Work instruction
Could you copy, exactly as written, every line from the first line of the records through the one containing "List these leaving groups from worst to best."?

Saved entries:
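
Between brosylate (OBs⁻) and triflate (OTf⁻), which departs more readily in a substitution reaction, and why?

triflate (OTf⁻) is the better leaving group.
pKₐ(CF₃SO₃H (triflic acid)) ≈ -14 versus pKₐ(p-BrC₆H₄SO₃H) ≈ -2.8: triflate (OTf⁻) is the much weaker base.
Charge spread over three oxygens and a CF₃ group; the premier leaving group in synthesis.

triflate (OTf⁻)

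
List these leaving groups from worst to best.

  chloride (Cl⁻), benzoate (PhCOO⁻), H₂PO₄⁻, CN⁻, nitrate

The more stable X⁻ (or X) is on its own — i.e. the weaker a base it is — the better a leaving group it makes.
chloride (Cl⁻): pKₐ(HCl) ≈ -7
nitrate: pKₐ(HNO₃) ≈ -1.3
H₂PO₄⁻: pKₐ(H₃PO₄) ≈ 2.1
benzoate (PhCOO⁻): pKₐ(C₆H₅COOH) ≈ 4.2
CN⁻: pKₐ(HCN) ≈ 9.2
Reversing gives the worst-to-best order requested.

CN⁻ < benzoate (PhCOO⁻) < H₂PO₄⁻ < nitrate < chloride (Cl⁻)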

The completed task
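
Between brosylate (OBs⁻) and triflate (OTf⁻), which departs more readily in a substitution reaction, and why?

triflate (OTf⁻) is the better leaving group.
pKₐ(CF₃SO₃H (triflic acid)) ≈ -14 versus pKₐ(p-BrC₆H₄SO₃H) ≈ -2.8: triflate (OTf⁻) is the much weaker base.
Charge spread over three oxygens and a CF₃ group; the premier leaving group in synthesis.

triflate (OTf⁻)

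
List these leaving groups from worst to best.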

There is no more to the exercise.